- **ABOUT THIS EXERCISE**
Go over each line of the entries below, count those with "event", and give only the count.

(DATA FOR ANALYSIS begins)

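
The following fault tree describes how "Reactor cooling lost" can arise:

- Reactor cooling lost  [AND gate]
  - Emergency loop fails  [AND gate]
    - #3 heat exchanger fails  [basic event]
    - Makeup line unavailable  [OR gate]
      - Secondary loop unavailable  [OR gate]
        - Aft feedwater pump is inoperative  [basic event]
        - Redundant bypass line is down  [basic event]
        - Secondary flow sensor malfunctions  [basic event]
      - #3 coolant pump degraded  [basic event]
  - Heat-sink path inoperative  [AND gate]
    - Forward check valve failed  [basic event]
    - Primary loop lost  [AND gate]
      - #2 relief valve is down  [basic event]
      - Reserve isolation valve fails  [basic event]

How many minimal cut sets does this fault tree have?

4

Secondary loop unavailable [OR]: union of children's cut sets → 3 cut set(s).
Makeup line unavailable [OR]: union of children's cut sets → 4 cut set(s).
Emergency loop fails [AND]: one cut set from each child combined → 1 × 4 = 4 cut set(s).
Primary loop lost [AND]: one cut set from each child combined → 1 × 1 = 1 cut set(s).
Heat-sink path inoperative [AND]: one cut set from each child combined → 1 × 1 = 1 cut set(s).
Reactor cooling lost [AND]: one cut set from each child combined → 4 × 1 = 4 cut set(s).
Minimal cut sets: {#2 relief valve is down, #3 heat exchanger fails, Aft feedwater pump is inoperative, Forward check valve failed, Reserve isolation valve fails}; {#2 relief valve is down, #3 heat exchanger fails, Forward check valve failed, Redundant bypass line is down, Reserve isolation valve fails}; {#2 relief valve is down, #3 heat exchanger fails, Forward check valve failed, Reserve isolation valve fails, Secondary flow sensor malfunctions}; {#2 relief valve is down, #3 coolant pump degraded, #3 heat exchanger fails, Forward check valve failed, Reserve isolation valve fails}.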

(DATA FOR ANALYSIS ends)

- **ANSWER FOR THIS EXERCISE**
8